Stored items

━━━

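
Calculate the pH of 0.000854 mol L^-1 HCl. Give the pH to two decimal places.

pH = 3.07

HCl is a strong acid and dissociates completely, so [H+] = 0.000854 M.
pH = -log(0.000854) = 3.07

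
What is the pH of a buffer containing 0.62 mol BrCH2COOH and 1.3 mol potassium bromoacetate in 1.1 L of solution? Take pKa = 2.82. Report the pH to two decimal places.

Henderson–Hasselbalch: pH = pKa + log([BrCH2COO-]/[BrCH2COOH]) = 2.82 + log(1.3/0.62)
pH = 2.82 + (+0.322) = 3.14

pH = 3.14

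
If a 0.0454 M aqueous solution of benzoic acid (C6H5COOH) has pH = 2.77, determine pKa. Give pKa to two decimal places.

[H+] = 10^(-2.77) = 1.70 × 10^-3 M
At equilibrium [HA] = 0.0454 − 1.70 × 10^-3 = 4.37 × 10^-2 M
Ka = [H+][A-]/[HA] = (1.70 × 10^-3)² / 4.37 × 10^-2 = 6.61 × 10^-5
pKa = -log(6.61 × 10^-5) = 4.18

pKa = 4.18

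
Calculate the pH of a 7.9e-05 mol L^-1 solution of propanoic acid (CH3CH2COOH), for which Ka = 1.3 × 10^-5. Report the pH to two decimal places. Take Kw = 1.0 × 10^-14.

CH3CH2COOH ⇌ CH3CH2COO- + H+
From the ICE table, Ka = [H+]²/(7.9e-05 − [H+]) = 1.3 × 10^-5.
Here C₀/Ka ≈ 6.08, so the small-[H+] approximation fails. Use the quadratic:
[H+] = [−1.3e-05 + √(1.3e-05² + 4.11e-09)]/2 = 2.62 × 10^-5 M
pH = −log[H+] = −log(2.62 × 10^-5) = 4.58

pH = 4.58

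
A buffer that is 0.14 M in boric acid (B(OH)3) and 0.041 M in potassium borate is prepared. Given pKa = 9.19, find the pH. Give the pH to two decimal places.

Using pH = pKa + log([base]/[acid]) with [base]/[acid] = 0.041/0.14:
pH = 9.19 + (-0.533) = 8.66

pH = 8.66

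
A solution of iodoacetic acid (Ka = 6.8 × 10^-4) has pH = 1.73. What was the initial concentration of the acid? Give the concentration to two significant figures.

C₀ = 5.3 × 10^-1 M

[H+] = 10^(-1.73) = 1.86 × 10^-2 M = x
Ka = x²/(C₀ − x) ⇒ C₀ = x + x²/Ka
C₀ = 1.86 × 10^-2 + (1.86 × 10^-2)²/(6.8 × 10^-4) = 5.27 × 10^-1 M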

━━━

Activity:
Beginning with the line that holds "If a 0.0454", restate word for word every line down to the end of the data, and only those lines.

Answer for this exercise:
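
If a 0.0454 M aqueous solution of benzoic acid (C6H5COOH) has pH = 2.77, determine pKa. Give pKa to two decimal places.

[H+] = 10^(-2.77) = 1.70 × 10^-3 M
At equilibrium [HA] = 0.0454 − 1.70 × 10^-3 = 4.37 × 10^-2 M
Ka = [H+][A-]/[HA] = (1.70 × 10^-3)² / 4.37 × 10^-2 = 6.61 × 10^-5
pKa = -log(6.61 × 10^-5) = 4.18

pKa = 4.18

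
Calculate the pH of a 7.9e-05 mol L^-1 solution of propanoic acid (CH3CH2COOH), for which Ka = 1.3 × 10^-5. Report the pH to two decimal places. Take Kw = 1.0 × 10^-14.

CH3CH2COOH ⇌ CH3CH2COO- + H+
From the ICE table, Ka = [H+]²/(7.9e-05 − [H+]) = 1.3 × 10^-5.
Here C₀/Ka ≈ 6.08, so the small-[H+] approximation fails. Use the quadratic:
[H+] = [−1.3e-05 + √(1.3e-05² + 4.11e-09)]/2 = 2.62 × 10^-5 M
pH = −log[H+] = −log(2.62 × 10^-5) = 4.58

pH = 4.58

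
A buffer that is 0.14 M in boric acid (B(OH)3) and 0.041 M in potassium borate is prepared. Given pKa = 9.19, find the pH. Give the pH to two decimal places.

Using pH = pKa + log([base]/[acid]) with [base]/[acid] = 0.041/0.14:
pH = 9.19 + (-0.533) = 8.66

pH = 8.66

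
A solution of iodoacetic acid (Ka = 6.8 × 10^-4) has pH = 1.73. What was the initial concentration of the acid? Give the concentration to two significant figures.

C₀ = 5.3 × 10^-1 M

[H+] = 10^(-1.73) = 1.86 × 10^-2 M = x
Ka = x²/(C₀ − x) ⇒ C₀ = x + x²/Ka
C₀ = 1.86 × 10^-2 + (1.86 × 10^-2)²/(6.8 × 10^-4) = 5.27 × 10^-1 M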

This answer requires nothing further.